### Dataset records
● ● ● ●
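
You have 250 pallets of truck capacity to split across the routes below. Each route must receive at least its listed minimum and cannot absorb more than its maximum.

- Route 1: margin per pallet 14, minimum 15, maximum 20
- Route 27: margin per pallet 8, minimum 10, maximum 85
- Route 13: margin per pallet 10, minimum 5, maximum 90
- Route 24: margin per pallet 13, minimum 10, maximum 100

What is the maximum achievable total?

2800

Meeting every minimum uses 15+10+5+10 = 40 pallets, leaving 210.
Order the routes by margin per pallet: Route 1 14 > Route 24 13 > Route 13 10 > Route 27 8.
Route 1: +5 to 20 (cap) — 205 left.
Give Route 24 90 more to hit its cap of 100 — 115 left.
Route 13: +85 to 90 (cap) — 30 left.
Route 27 has room for 75 more but only 30 remain, so it gets 40.
Total = 14×20 + 8×40 + 10×90 + 13×100 = 2800.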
● ● ● ●
### Work to be completed
Output all preceding records character for character.

### Finished task
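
You have 250 pallets of truck capacity to split across the routes below. Each route must receive at least its listed minimum and cannot absorb more than its maximum.

- Route 1: margin per pallet 14, minimum 15, maximum 20
- Route 27: margin per pallet 8, minimum 10, maximum 85
- Route 13: margin per pallet 10, minimum 5, maximum 90
- Route 24: margin per pallet 13, minimum 10, maximum 100

What is the maximum achievable total?

2800

Meeting every minimum uses 15+10+5+10 = 40 pallets, leaving 210.
Order the routes by margin per pallet: Route 1 14 > Route 24 13 > Route 13 10 > Route 27 8.
Route 1: +5 to 20 (cap) — 205 left.
Give Route 24 90 more to hit its cap of 100 — 115 left.
Route 13: +85 to 90 (cap) — 30 left.
Route 27 has room for 75 more but only 30 remain, so it gets 40.
Total = 14×20 + 8×40 + 10×90 + 13×100 = 2800.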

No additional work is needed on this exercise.